Exercise requirements:
Copy each entry below exactly as it appears.

Excerpted data:
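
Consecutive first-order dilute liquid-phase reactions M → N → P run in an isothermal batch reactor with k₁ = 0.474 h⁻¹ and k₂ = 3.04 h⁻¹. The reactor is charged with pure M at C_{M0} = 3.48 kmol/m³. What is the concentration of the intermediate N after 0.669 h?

0.384 kmol/m³

The intermediate concentration in a first-order A→B→C sequence is C_N = k₁C_{M0}(e^(−k₁t) − e^(−k₂t))/(k₂−k₁).
e^(−k₁t) = e^(−0.474×0.669) = e^(−0.3171) = 0.7283; e^(−k₂t) = e^(−2.034) = 0.1308.
C_N = 0.474×3.48/(3.04−0.474) × (0.7283−0.1308) = 0.6428×0.5974 = 0.3840 kmol/m³.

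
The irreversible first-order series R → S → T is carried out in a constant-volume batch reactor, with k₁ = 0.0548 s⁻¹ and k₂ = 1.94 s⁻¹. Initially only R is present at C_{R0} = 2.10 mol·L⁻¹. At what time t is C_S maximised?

Setting dC_S/dt = 0 gives t_opt = ln(k₂/k₁)/(k₂−k₁).
= ln(1.94/0.0548)/(1.94−0.0548) = ln(35.40)/1.885 = 3.567/1.885 = 1.89 s.

1.89 s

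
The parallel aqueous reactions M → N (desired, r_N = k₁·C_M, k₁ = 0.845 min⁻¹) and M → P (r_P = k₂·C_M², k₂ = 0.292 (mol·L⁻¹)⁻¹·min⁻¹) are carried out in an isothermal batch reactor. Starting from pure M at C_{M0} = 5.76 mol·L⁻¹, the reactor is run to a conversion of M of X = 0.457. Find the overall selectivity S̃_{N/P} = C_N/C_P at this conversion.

C_M = C_{M0}(1−X) = 3.128 mol·L⁻¹.
Along a PFR/batch, dC_N/dC_M = −r_N/(r_N+r_P) = −k₁/(k₁+k₂·C_M).
Integrating from C_{M0} to C_M: C_N = (0.845/0.292)·ln[(0.845+0.292·5.76)/(0.845+0.292·3.13)] = 2.894·ln(2.527/1.758) = 1.049 mol·L⁻¹.
C_P = (C_{M0}−C_M)−C_N = 1.583 mol·L⁻¹; S̃_{N/P} = 1.049/1.583 = 0.663.

0.663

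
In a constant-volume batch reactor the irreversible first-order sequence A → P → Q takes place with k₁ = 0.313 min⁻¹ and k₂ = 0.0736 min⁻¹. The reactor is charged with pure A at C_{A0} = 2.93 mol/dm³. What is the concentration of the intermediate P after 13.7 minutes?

1.34 mol/dm³

For first-order series with pure A initially, C_P(t) = k₁C_{A0}/(k₂−k₁)·(e^(−k₁t) − e^(−k₂t)).
e^(−k₁t) = e^(−0.313×13.7) = e^(−4.288) = 0.01373; e^(−k₂t) = e^(−1.008) = 0.3648.
C_P = 0.313×2.93/(0.0736−0.313) × (0.01373−0.3648) = (-3.831)×(-0.3511) = 1.345 mol/dm³.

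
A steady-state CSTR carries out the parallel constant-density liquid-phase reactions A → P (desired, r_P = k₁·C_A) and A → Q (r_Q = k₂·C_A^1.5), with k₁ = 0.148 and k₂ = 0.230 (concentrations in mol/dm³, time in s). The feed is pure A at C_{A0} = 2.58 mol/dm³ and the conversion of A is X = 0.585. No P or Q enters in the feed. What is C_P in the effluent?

Exit C_A = C_{A0}(1−X) = 2.58×0.415 = 1.071 mol/dm³.
In a CSTR the entire volume is at exit conditions, so r_P = 0.148×1.071 = 0.1585 and r_Q = 0.230×1.071^1.5 = 0.2548.
Fraction of consumed A going to P: r_P/(r_P+r_Q) = 0.3834.
C_P = 0.3834·C_{A0}·X = 0.3834×2.58×0.585 = 0.579 mol/dm³.

0.579 mol/dm³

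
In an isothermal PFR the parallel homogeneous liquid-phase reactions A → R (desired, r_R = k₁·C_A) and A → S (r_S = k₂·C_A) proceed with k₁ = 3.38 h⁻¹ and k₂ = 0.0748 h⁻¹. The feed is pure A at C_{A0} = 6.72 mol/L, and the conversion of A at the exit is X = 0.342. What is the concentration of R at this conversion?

C_A = C_{A0}(1−X) = 4.422 mol/L.
Both paths are first order in A, so the instantaneous fraction to R is constant: dC_R/d(−C_A) = k₁/(k₁+k₂) = 0.9783.
C_R = 0.9783·(C_{A0}−C_A) = 0.9783×2.298 = 2.25 mol/L.

2.25 mol/L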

Your solution:
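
Consecutive first-order dilute liquid-phase reactions M → N → P run in an isothermal batch reactor with k₁ = 0.474 h⁻¹ and k₂ = 3.04 h⁻¹. The reactor is charged with pure M at C_{M0} = 3.48 kmol/m³. What is the concentration of the intermediate N after 0.669 h?

0.384 kmol/m³

The intermediate concentration in a first-order A→B→C sequence is C_N = k₁C_{M0}(e^(−k₁t) − e^(−k₂t))/(k₂−k₁).
e^(−k₁t) = e^(−0.474×0.669) = e^(−0.3171) = 0.7283; e^(−k₂t) = e^(−2.034) = 0.1308.
C_N = 0.474×3.48/(3.04−0.474) × (0.7283−0.1308) = 0.6428×0.5974 = 0.3840 kmol/m³.

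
The irreversible first-order series R → S → T is carried out in a constant-volume batch reactor, with k₁ = 0.0548 s⁻¹ and k₂ = 1.94 s⁻¹. Initially only R is present at C_{R0} = 2.10 mol·L⁻¹. At what time t is C_S maximised?

Setting dC_S/dt = 0 gives t_opt = ln(k₂/k₁)/(k₂−k₁).
= ln(1.94/0.0548)/(1.94−0.0548) = ln(35.40)/1.885 = 3.567/1.885 = 1.89 s.

1.89 s

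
The parallel aqueous reactions M → N (desired, r_N = k₁·C_M, k₁ = 0.845 min⁻¹) and M → P (r_P = k₂·C_M², k₂ = 0.292 (mol·L⁻¹)⁻¹·min⁻¹) are carried out in an isothermal batch reactor. Starting from pure M at C_{M0} = 5.76 mol·L⁻¹, the reactor is run to a conversion of M of X = 0.457. Find the overall selectivity S̃_{N/P} = C_N/C_P at this conversion.

C_M = C_{M0}(1−X) = 3.128 mol·L⁻¹.
Along a PFR/batch, dC_N/dC_M = −r_N/(r_N+r_P) = −k₁/(k₁+k₂·C_M).
Integrating from C_{M0} to C_M: C_N = (0.845/0.292)·ln[(0.845+0.292·5.76)/(0.845+0.292·3.13)] = 2.894·ln(2.527/1.758) = 1.049 mol·L⁻¹.
C_P = (C_{M0}−C_M)−C_N = 1.583 mol·L⁻¹; S̃_{N/P} = 1.049/1.583 = 0.663.

0.663

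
In a constant-volume batch reactor the irreversible first-order sequence A → P → Q takes place with k₁ = 0.313 min⁻¹ and k₂ = 0.0736 min⁻¹. The reactor is charged with pure A at C_{A0} = 2.93 mol/dm³. What is the concentration of the intermediate P after 13.7 minutes?

1.34 mol/dm³

For first-order series with pure A initially, C_P(t) = k₁C_{A0}/(k₂−k₁)·(e^(−k₁t) − e^(−k₂t)).
e^(−k₁t) = e^(−0.313×13.7) = e^(−4.288) = 0.01373; e^(−k₂t) = e^(−1.008) = 0.3648.
C_P = 0.313×2.93/(0.0736−0.313) × (0.01373−0.3648) = (-3.831)×(-0.3511) = 1.345 mol/dm³.

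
A steady-state CSTR carries out the parallel constant-density liquid-phase reactions A → P (desired, r_P = k₁·C_A) and A → Q (r_Q = k₂·C_A^1.5), with k₁ = 0.148 and k₂ = 0.230 (concentrations in mol/dm³, time in s). The feed is pure A at C_{A0} = 2.58 mol/dm³ and the conversion of A is X = 0.585. No P or Q enters in the feed. What is C_P in the effluent?

Exit C_A = C_{A0}(1−X) = 2.58×0.415 = 1.071 mol/dm³.
In a CSTR the entire volume is at exit conditions, so r_P = 0.148×1.071 = 0.1585 and r_Q = 0.230×1.071^1.5 = 0.2548.
Fraction of consumed A going to P: r_P/(r_P+r_Q) = 0.3834.
C_P = 0.3834·C_{A0}·X = 0.3834×2.58×0.585 = 0.579 mol/dm³.

0.579 mol/dm³

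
In an isothermal PFR the parallel homogeneous liquid-phase reactions A → R (desired, r_R = k₁·C_A) and A → S (r_S = k₂·C_A) proceed with k₁ = 3.38 h⁻¹ and k₂ = 0.0748 h⁻¹. The feed is pure A at C_{A0} = 6.72 mol/L, and the conversion of A at the exit is X = 0.342. What is the concentration of R at this conversion?

C_A = C_{A0}(1−X) = 4.422 mol/L.
Both paths are first order in A, so the instantaneous fraction to R is constant: dC_R/d(−C_A) = k₁/(k₁+k₂) = 0.9783.
C_R = 0.9783·(C_{A0}−C_A) = 0.9783×2.298 = 2.25 mol/L.

2.25 mol/L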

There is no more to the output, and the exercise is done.